◆ Data in this exercise:
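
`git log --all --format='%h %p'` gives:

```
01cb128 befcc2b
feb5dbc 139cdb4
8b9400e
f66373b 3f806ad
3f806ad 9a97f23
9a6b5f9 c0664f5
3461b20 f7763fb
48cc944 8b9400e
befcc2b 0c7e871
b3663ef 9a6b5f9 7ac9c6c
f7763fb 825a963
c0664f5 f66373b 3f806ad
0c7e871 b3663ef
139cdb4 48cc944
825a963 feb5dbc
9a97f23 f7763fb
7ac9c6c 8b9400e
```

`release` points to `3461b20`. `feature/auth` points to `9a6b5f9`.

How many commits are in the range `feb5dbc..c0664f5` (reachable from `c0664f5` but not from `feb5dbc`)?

6

Reachable from c0664f5: {139cdb4, 3f806ad, 48cc944, 825a963, 8b9400e, 9a97f23, c0664f5, f66373b, f7763fb, feb5dbc}.
Reachable from feb5dbc: {139cdb4, 48cc944, 8b9400e, feb5dbc}.
In c0664f5's history but not feb5dbc's: {3f806ad, 825a963, 9a97f23, c0664f5, f66373b, f7763fb} — 6 commits.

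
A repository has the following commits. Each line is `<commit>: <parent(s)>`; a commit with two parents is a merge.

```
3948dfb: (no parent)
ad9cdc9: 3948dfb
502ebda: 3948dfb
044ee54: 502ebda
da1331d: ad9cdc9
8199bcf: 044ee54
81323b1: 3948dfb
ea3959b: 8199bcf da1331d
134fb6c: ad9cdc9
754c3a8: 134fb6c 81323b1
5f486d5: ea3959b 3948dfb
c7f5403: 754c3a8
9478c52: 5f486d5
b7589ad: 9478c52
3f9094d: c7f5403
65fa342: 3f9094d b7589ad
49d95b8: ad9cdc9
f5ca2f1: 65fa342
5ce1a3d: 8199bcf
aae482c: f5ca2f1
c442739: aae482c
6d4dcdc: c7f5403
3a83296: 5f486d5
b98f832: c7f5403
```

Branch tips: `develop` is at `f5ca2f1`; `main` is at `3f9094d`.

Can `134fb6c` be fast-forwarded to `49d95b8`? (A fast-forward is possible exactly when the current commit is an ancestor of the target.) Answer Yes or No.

A fast-forward from 134fb6c to 49d95b8 is possible iff 134fb6c is an ancestor of 49d95b8.
Ancestors of 49d95b8: {3948dfb, 49d95b8, ad9cdc9}.
134fb6c is not among them, so fast-forward is not possible.

No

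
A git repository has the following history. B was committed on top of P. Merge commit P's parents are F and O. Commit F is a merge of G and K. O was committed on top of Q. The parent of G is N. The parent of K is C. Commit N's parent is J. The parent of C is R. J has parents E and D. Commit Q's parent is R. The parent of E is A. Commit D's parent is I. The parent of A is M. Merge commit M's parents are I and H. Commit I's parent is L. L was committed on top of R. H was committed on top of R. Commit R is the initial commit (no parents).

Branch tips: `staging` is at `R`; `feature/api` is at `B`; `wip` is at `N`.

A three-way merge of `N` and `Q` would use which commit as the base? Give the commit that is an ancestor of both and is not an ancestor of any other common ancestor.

R

Ancestors of N: {A, D, E, H, I, J, L, M, N, R}.
Ancestors of Q: {Q, R}.
Common ancestors: {R}.
The only common ancestor is R, so it is the merge base.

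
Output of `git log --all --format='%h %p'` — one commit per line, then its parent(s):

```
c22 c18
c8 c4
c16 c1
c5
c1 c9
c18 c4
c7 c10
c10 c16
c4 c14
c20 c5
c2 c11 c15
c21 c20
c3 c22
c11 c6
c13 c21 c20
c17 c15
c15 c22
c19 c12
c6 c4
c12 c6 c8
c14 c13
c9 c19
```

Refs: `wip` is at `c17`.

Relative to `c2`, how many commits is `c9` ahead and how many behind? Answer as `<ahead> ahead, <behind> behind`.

4 ahead, 5 behind

Reachable from c9: {c12, c13, c14, c19, c20, c21, c4, c5, c6, c8, c9}.
Reachable from c2: {c11, c13, c14, c15, c18, c2, c20, c21, c22, c4, c5, c6}.
Only in c9's history (ahead): {c12, c19, c8, c9} — 4.
Only in c2's history (behind): {c11, c15, c18, c2, c22} — 5.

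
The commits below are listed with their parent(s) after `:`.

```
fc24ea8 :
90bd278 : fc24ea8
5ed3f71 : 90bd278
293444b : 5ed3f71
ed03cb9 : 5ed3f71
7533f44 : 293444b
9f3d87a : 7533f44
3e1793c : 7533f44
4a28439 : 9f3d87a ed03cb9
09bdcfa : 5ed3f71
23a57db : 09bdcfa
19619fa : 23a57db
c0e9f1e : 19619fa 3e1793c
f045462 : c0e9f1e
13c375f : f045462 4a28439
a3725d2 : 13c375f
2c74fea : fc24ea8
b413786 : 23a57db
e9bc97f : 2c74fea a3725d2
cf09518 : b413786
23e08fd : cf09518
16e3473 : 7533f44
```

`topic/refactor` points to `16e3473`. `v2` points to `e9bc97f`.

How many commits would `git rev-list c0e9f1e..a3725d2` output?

Reachable from a3725d2: {09bdcfa, 13c375f, 19619fa, 23a57db, 293444b, 3e1793c, 4a28439, 5ed3f71, 7533f44, 90bd278, 9f3d87a, a3725d2, c0e9f1e, ed03cb9, f045462, fc24ea8}.
Reachable from c0e9f1e: {09bdcfa, 19619fa, 23a57db, 293444b, 3e1793c, 5ed3f71, 7533f44, 90bd278, c0e9f1e, fc24ea8}.
In a3725d2's history but not c0e9f1e's: {13c375f, 4a28439, 9f3d87a, a3725d2, ed03cb9, f045462} — 6 commits.

6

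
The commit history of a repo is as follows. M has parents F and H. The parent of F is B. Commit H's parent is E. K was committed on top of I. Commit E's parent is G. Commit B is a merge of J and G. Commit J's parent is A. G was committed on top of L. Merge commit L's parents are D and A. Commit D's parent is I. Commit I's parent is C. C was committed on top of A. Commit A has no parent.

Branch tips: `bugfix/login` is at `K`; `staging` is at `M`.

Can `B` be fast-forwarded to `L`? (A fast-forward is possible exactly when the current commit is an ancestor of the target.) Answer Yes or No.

No

A fast-forward from B to L is possible iff B is an ancestor of L.
Ancestors of L: {A, C, D, I, L}.
B is not among them, so fast-forward is not possible.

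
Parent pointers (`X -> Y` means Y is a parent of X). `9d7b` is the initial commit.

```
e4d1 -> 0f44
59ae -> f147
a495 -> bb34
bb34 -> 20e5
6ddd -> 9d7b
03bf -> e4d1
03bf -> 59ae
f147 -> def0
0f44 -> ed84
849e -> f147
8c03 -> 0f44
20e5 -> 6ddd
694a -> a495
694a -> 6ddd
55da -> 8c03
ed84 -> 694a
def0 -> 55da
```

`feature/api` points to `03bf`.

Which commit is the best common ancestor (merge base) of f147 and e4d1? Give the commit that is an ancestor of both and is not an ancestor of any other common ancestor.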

◆ Work required: Select from the material above each line in which the string "Branch" appears, and list those lines.

◆ Answer box:
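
Branch tips: `develop` is at `f5ca2f1`; `main` is at `3f9094d`.
Branch tips: `staging` is at `R`; `feature/api` is at `B`; `wip` is at `N`.
Branch tips: `bugfix/login` is at `K`; `staging` is at `M`.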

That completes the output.